**Exercise directions**.
Reproduce the entries below, please. Keep every character the same.

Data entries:
★ ★ ★

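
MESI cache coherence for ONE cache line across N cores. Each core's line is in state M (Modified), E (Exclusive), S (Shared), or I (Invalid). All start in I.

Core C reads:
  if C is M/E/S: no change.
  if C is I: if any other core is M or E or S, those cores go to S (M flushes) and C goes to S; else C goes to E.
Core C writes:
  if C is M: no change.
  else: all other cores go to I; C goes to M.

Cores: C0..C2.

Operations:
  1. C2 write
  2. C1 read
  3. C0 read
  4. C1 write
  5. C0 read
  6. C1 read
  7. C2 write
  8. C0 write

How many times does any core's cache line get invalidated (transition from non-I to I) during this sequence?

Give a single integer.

Op 1: C2 write [C2 write: invalidate none -> C2=M] -> [I,I,M] (invalidations this op: 0; running total: 0)
Op 2: C1 read [C1 read from I: others=['C2=M'] -> C1=S, others downsized to S] -> [I,S,S] (invalidations this op: 0; running total: 0)
Op 3: C0 read [C0 read from I: others=['C1=S', 'C2=S'] -> C0=S, others downsized to S] -> [S,S,S] (invalidations this op: 0; running total: 0)
Op 4: C1 write [C1 write: invalidate ['C0=S', 'C2=S'] -> C1=M] -> [I,M,I] (invalidations this op: 2; running total: 2)
Op 5: C0 read [C0 read from I: others=['C1=M'] -> C0=S, others downsized to S] -> [S,S,I] (invalidations this op: 0; running total: 2)
Op 6: C1 read [C1 read: already in S, no change] -> [S,S,I] (invalidations this op: 0; running total: 2)
Op 7: C2 write [C2 write: invalidate ['C0=S', 'C1=S'] -> C2=M] -> [I,I,M] (invalidations this op: 2; running total: 4)
Op 8: C0 write [C0 write: invalidate ['C2=M'] -> C0=M] -> [M,I,I] (invalidations this op: 1; running total: 5)

Answer: 5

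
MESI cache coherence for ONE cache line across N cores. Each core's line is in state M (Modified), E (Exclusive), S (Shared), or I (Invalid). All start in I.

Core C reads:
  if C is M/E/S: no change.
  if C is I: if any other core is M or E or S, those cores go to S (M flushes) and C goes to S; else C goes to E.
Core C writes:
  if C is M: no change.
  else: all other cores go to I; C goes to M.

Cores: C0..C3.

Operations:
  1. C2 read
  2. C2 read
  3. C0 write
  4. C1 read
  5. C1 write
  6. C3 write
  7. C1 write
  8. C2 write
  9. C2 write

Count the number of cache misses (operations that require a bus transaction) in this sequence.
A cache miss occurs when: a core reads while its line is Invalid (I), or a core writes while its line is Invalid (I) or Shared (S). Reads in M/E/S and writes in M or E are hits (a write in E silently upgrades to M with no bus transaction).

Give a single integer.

Answer: 7

Derivation:
Op 1: C2 read [C2 read from I: no other sharers -> C2=E (exclusive)] -> [I,I,E,I] [MISS #1: read from I]
Op 2: C2 read [C2 read: already in E, no change] -> [I,I,E,I] [hit: read from E]
Op 3: C0 write [C0 write: invalidate ['C2=E'] -> C0=M] -> [M,I,I,I] [MISS #2: write from I]
Op 4: C1 read [C1 read from I: others=['C0=M'] -> C1=S, others downsized to S] -> [S,S,I,I] [MISS #3: read from I]
Op 5: C1 write [C1 write: invalidate ['C0=S'] -> C1=M] -> [I,M,I,I] [MISS #4: write from S]
Op 6: C3 write [C3 write: invalidate ['C1=M'] -> C3=M] -> [I,I,I,M] [MISS #5: write from I]
Op 7: C1 write [C1 write: invalidate ['C3=M'] -> C1=M] -> [I,M,I,I] [MISS #6: write from I]
Op 8: C2 write [C2 write: invalidate ['C1=M'] -> C2=M] -> [I,I,M,I] [MISS #7: write from I]
Op 9: C2 write [C2 write: already M (modified), no change] -> [I,I,M,I] [hit: write from M]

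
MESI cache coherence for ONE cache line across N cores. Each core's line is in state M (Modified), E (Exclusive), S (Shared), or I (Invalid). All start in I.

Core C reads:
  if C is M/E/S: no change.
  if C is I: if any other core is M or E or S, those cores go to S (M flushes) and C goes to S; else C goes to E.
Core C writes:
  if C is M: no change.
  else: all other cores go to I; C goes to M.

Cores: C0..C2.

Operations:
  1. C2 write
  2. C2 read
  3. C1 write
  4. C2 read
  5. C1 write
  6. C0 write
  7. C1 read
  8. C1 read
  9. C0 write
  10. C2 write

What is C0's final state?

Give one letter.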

★ ★ ★

**Result**.
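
MESI cache coherence for ONE cache line across N cores. Each core's line is in state M (Modified), E (Exclusive), S (Shared), or I (Invalid). All start in I.

Core C reads:
  if C is M/E/S: no change.
  if C is I: if any other core is M or E or S, those cores go to S (M flushes) and C goes to S; else C goes to E.
Core C writes:
  if C is M: no change.
  else: all other cores go to I; C goes to M.

Cores: C0..C2.

Operations:
  1. C2 write
  2. C1 read
  3. C0 read
  4. C1 write
  5. C0 read
  6. C1 read
  7. C2 write
  8. C0 write

How many times does any core's cache line get invalidated (transition from non-I to I) during this sequence?

Give a single integer.

Op 1: C2 write [C2 write: invalidate none -> C2=M] -> [I,I,M] (invalidations this op: 0; running total: 0)
Op 2: C1 read [C1 read from I: others=['C2=M'] -> C1=S, others downsized to S] -> [I,S,S] (invalidations this op: 0; running total: 0)
Op 3: C0 read [C0 read from I: others=['C1=S', 'C2=S'] -> C0=S, others downsized to S] -> [S,S,S] (invalidations this op: 0; running total: 0)
Op 4: C1 write [C1 write: invalidate ['C0=S', 'C2=S'] -> C1=M] -> [I,M,I] (invalidations this op: 2; running total: 2)
Op 5: C0 read [C0 read from I: others=['C1=M'] -> C0=S, others downsized to S] -> [S,S,I] (invalidations this op: 0; running total: 2)
Op 6: C1 read [C1 read: already in S, no change] -> [S,S,I] (invalidations this op: 0; running total: 2)
Op 7: C2 write [C2 write: invalidate ['C0=S', 'C1=S'] -> C2=M] -> [I,I,M] (invalidations this op: 2; running total: 4)
Op 8: C0 write [C0 write: invalidate ['C2=M'] -> C0=M] -> [M,I,I] (invalidations this op: 1; running total: 5)

Answer: 5

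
MESI cache coherence for ONE cache line across N cores. Each core's line is in state M (Modified), E (Exclusive), S (Shared), or I (Invalid). All start in I.

Core C reads:
  if C is M/E/S: no change.
  if C is I: if any other core is M or E or S, those cores go to S (M flushes) and C goes to S; else C goes to E.
Core C writes:
  if C is M: no change.
  else: all other cores go to I; C goes to M.

Cores: C0..C3.

Operations:
  1. C2 read
  2. C2 read
  3. C0 write
  4. C1 read
  5. C1 write
  6. C3 write
  7. C1 write
  8. C2 write
  9. C2 write

Count the number of cache misses (operations that require a bus transaction) in this sequence.
A cache miss occurs when: a core reads while its line is Invalid (I), or a core writes while its line is Invalid (I) or Shared (S). Reads in M/E/S and writes in M or E are hits (a write in E silently upgrades to M with no bus transaction).

Give a single integer.

Answer: 7

Derivation:
Op 1: C2 read [C2 read from I: no other sharers -> C2=E (exclusive)] -> [I,I,E,I] [MISS #1: read from I]
Op 2: C2 read [C2 read: already in E, no change] -> [I,I,E,I] [hit: read from E]
Op 3: C0 write [C0 write: invalidate ['C2=E'] -> C0=M] -> [M,I,I,I] [MISS #2: write from I]
Op 4: C1 read [C1 read from I: others=['C0=M'] -> C1=S, others downsized to S] -> [S,S,I,I] [MISS #3: read from I]
Op 5: C1 write [C1 write: invalidate ['C0=S'] -> C1=M] -> [I,M,I,I] [MISS #4: write from S]
Op 6: C3 write [C3 write: invalidate ['C1=M'] -> C3=M] -> [I,I,I,M] [MISS #5: write from I]
Op 7: C1 write [C1 write: invalidate ['C3=M'] -> C1=M] -> [I,M,I,I] [MISS #6: write from I]
Op 8: C2 write [C2 write: invalidate ['C1=M'] -> C2=M] -> [I,I,M,I] [MISS #7: write from I]
Op 9: C2 write [C2 write: already M (modified), no change] -> [I,I,M,I] [hit: write from M]

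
MESI cache coherence for ONE cache line across N cores. Each core's line is in state M (Modified), E (Exclusive), S (Shared), or I (Invalid). All start in I.

Core C reads:
  if C is M/E/S: no change.
  if C is I: if any other core is M or E or S, those cores go to S (M flushes) and C goes to S; else C goes to E.
Core C writes:
  if C is M: no change.
  else: all other cores go to I; C goes to M.

Cores: C0..C2.

Operations:
  1. C2 write
  2. C2 read
  3. C1 write
  4. C2 read
  5. C1 write
  6. C0 write
  7. C1 read
  8. C1 read
  9. C0 write
  10. C2 write

What is C0's final state?

Give one letter.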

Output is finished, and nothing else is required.